> Task objective: Tally every line of the listing where the string "codon" is found, and state the total alone.

> Extracted entries:
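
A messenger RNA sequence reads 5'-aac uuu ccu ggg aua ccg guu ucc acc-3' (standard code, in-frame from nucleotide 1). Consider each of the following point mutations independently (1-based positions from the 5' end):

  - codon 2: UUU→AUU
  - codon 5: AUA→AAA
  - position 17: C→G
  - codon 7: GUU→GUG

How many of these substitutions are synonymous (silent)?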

> Answer box: 3